Task objective = Below this line is a set of entries; quote exactly the lines from the line that contains "Temperature raised to" to the line that contains "Peak cleavage stress formula", both lines included.

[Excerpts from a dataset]
*** Block opens ***
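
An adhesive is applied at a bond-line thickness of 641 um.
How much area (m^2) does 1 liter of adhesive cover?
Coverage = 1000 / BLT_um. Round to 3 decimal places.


Coverage = 1000 / 641 = 1.560 m^2

1.560


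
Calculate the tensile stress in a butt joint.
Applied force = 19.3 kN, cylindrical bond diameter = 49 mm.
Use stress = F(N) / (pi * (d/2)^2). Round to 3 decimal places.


A = pi * 24.5^2 = 1885.7410 mm^2
sigma = 19300.0 / 1885.7410 = 10.235 MPa

10.235


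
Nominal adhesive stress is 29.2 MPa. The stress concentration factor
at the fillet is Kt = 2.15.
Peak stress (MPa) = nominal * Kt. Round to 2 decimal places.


Peak = 29.2 * 2.15 = 62.78 MPa

62.78


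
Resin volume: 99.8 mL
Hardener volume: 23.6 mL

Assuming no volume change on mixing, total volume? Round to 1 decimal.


V_total = 99.8 + 23.6 = 123.4 mL

123.4


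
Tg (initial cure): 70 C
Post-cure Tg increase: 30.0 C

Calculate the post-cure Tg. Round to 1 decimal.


Post-cure Tg = 70 + 30.0 = 100.0 C

100.0


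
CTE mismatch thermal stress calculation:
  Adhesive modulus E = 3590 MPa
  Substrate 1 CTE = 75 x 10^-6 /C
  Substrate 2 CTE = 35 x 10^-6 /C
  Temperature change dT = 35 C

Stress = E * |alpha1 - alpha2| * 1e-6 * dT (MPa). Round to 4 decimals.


delta_alpha = |75 - 35| = 40 x 10^-6/C
Stress = 3590 * 40e-6 * 35
= 5.0260 MPa

5.0260


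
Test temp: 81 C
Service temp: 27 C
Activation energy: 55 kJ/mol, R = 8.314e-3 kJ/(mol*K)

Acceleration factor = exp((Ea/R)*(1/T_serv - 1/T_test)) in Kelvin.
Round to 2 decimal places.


AF = exp((55/0.008314)*(1/300.15 - 1/354.15))
= 28.81

28.81


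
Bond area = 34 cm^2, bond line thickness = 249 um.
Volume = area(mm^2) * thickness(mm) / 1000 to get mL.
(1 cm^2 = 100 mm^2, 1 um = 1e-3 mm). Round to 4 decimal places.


area_mm2 = 34 * 100 = 3400
blt_mm = 249 * 1e-3 = 0.249
vol_mm3 = 3400 * 0.249 = 846.6
vol_mL = 846.6 / 1000 = 0.8466 mL

0.8466


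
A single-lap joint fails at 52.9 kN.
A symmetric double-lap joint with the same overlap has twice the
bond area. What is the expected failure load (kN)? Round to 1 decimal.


Double-lap load = 2 * 52.9 = 105.8 kN

105.8


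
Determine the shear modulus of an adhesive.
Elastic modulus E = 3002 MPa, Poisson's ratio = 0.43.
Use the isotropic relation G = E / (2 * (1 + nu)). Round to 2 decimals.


G = 3002 / (2*(1+0.43)) = 3002 / 2.86
= 1049.65 MPa

1049.65


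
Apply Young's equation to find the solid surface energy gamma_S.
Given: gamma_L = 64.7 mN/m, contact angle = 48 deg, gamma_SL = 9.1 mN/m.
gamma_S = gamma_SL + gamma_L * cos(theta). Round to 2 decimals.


theta_rad = 48 * pi/180 = 0.837758
gamma_S = 9.1 + 64.7 * cos(0.837758)
= 52.39 mN/m

52.39


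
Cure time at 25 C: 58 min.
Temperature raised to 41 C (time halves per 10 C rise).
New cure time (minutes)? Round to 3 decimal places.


Acceleration factor = 2^(16/10) = 3.0314
New time = 58 / 3.0314 = 19.133 min

19.133


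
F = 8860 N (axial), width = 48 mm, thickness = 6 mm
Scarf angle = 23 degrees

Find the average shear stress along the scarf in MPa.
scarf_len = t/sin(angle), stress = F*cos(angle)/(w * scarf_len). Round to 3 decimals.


scarf_len = 6/sin(23 deg) = 15.3558
cos(23 deg) = 0.920505
stress = 8860*0.920505/(48*15.3558) = 11.065 MPa

11.065


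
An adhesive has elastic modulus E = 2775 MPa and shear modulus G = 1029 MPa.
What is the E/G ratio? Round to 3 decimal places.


E/G = 2775 / 1029 = 2.697

2.697


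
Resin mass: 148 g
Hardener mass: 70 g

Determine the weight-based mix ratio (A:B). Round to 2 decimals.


Ratio = 148 / 70 = 2.11

2.11


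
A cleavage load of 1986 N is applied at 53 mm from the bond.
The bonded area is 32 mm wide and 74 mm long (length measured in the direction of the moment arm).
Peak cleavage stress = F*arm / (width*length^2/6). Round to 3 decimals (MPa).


Moment = 1986 * 53 = 105258 N*mm
Section modulus = 32 * 5476 / 6 = 175232 / 6 mm^3
Stress = 105258 / (175232 / 6) = 631548 / 175232
= 3.604 MPa

3.604


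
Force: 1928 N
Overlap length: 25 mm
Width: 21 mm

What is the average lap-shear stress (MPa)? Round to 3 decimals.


Average shear stress = F / (overlap * width)
= 1928 / (25 * 21)
= 3.672 MPa

3.672


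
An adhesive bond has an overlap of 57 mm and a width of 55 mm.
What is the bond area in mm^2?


Bond area = overlap * width
= 57 * 55
= 3135 mm^2

3135


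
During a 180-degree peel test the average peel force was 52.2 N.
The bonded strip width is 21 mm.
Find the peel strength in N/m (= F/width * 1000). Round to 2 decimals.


Peel strength = F/width * 1000
= 52.2 / 21 * 1000
= 2485.71 N/m

2485.71


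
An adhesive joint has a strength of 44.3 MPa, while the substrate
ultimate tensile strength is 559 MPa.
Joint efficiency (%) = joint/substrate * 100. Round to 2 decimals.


Efficiency = 44.3 / 559 * 100
= 7.92%

7.92


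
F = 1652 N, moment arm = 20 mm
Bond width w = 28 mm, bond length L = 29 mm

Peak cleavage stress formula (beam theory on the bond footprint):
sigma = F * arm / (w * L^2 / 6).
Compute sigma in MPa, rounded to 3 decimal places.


sigma = (1652 * 20) / (28 * 841 / 6)
= 33040 * 6 / 23548
= 198240 / 23548
= 8.419 MPa

8.419


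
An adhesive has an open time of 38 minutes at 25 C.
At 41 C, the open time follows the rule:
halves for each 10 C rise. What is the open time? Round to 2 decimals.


Factor = 2^((41-25)/10) = 3.0314
Open time = 38 / 3.0314 = 12.54 min

12.54


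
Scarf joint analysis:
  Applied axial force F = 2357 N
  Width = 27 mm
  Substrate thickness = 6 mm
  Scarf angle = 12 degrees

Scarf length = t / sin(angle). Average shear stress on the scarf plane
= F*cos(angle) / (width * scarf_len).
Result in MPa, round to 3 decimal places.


Scarf length = 6 / sin(12 deg) = 28.8584 mm
cos(12 deg) = 0.978148
Shear = 2357 * 0.978148 / (27 * 28.8584)
= 2.959 MPa

2.959


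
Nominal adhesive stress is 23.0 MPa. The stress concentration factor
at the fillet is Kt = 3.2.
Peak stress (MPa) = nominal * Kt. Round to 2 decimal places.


Peak = 23.0 * 3.2 = 73.60 MPa

73.60


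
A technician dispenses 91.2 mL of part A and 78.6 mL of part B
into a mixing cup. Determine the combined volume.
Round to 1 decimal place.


Combined volume = 91.2 + 78.6
= 169.8 mL

169.8


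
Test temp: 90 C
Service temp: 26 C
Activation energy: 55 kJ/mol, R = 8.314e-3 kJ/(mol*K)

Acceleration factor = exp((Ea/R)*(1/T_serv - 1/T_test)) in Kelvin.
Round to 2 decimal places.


AF = exp((55/0.008314)*(1/299.15 - 1/363.15))
= 49.27

49.27


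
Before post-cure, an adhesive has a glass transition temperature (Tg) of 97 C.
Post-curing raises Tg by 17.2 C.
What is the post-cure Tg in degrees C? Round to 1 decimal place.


Tg_post = Tg_base + delta_Tg
= 97 + 17.2
= 114.2 C

114.2


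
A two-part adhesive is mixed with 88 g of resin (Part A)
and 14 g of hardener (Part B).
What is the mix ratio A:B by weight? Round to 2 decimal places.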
*** Block closes ***
Output for this exercise =
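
Temperature raised to 41 C (time halves per 10 C rise).
New cure time (minutes)? Round to 3 decimal places.


Acceleration factor = 2^(16/10) = 3.0314
New time = 58 / 3.0314 = 19.133 min

19.133


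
F = 8860 N (axial), width = 48 mm, thickness = 6 mm
Scarf angle = 23 degrees

Find the average shear stress along the scarf in MPa.
scarf_len = t/sin(angle), stress = F*cos(angle)/(w * scarf_len). Round to 3 decimals.


scarf_len = 6/sin(23 deg) = 15.3558
cos(23 deg) = 0.920505
stress = 8860*0.920505/(48*15.3558) = 11.065 MPa

11.065


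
An adhesive has elastic modulus E = 2775 MPa and shear modulus G = 1029 MPa.
What is the E/G ratio? Round to 3 decimal places.


E/G = 2775 / 1029 = 2.697

2.697


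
Resin mass: 148 g
Hardener mass: 70 g

Determine the weight-based mix ratio (A:B). Round to 2 decimals.


Ratio = 148 / 70 = 2.11

2.11


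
A cleavage load of 1986 N is applied at 53 mm from the bond.
The bonded area is 32 mm wide and 74 mm long (length measured in the direction of the moment arm).
Peak cleavage stress = F*arm / (width*length^2/6). Round to 3 decimals (MPa).


Moment = 1986 * 53 = 105258 N*mm
Section modulus = 32 * 5476 / 6 = 175232 / 6 mm^3
Stress = 105258 / (175232 / 6) = 631548 / 175232
= 3.604 MPa

3.604


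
Force: 1928 N
Overlap length: 25 mm
Width: 21 mm

What is the average lap-shear stress (MPa)? Round to 3 decimals.


Average shear stress = F / (overlap * width)
= 1928 / (25 * 21)
= 3.672 MPa

3.672


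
An adhesive bond has an overlap of 57 mm and a width of 55 mm.
What is the bond area in mm^2?


Bond area = overlap * width
= 57 * 55
= 3135 mm^2

3135


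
During a 180-degree peel test the average peel force was 52.2 N.
The bonded strip width is 21 mm.
Find the peel strength in N/m (= F/width * 1000). Round to 2 decimals.


Peel strength = F/width * 1000
= 52.2 / 21 * 1000
= 2485.71 N/m

2485.71


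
An adhesive joint has a strength of 44.3 MPa, while the substrate
ultimate tensile strength is 559 MPa.
Joint efficiency (%) = joint/substrate * 100. Round to 2 decimals.


Efficiency = 44.3 / 559 * 100
= 7.92%

7.92


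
F = 1652 N, moment arm = 20 mm
Bond width w = 28 mm, bond length L = 29 mm

Peak cleavage stress formula (beam theory on the bond footprint):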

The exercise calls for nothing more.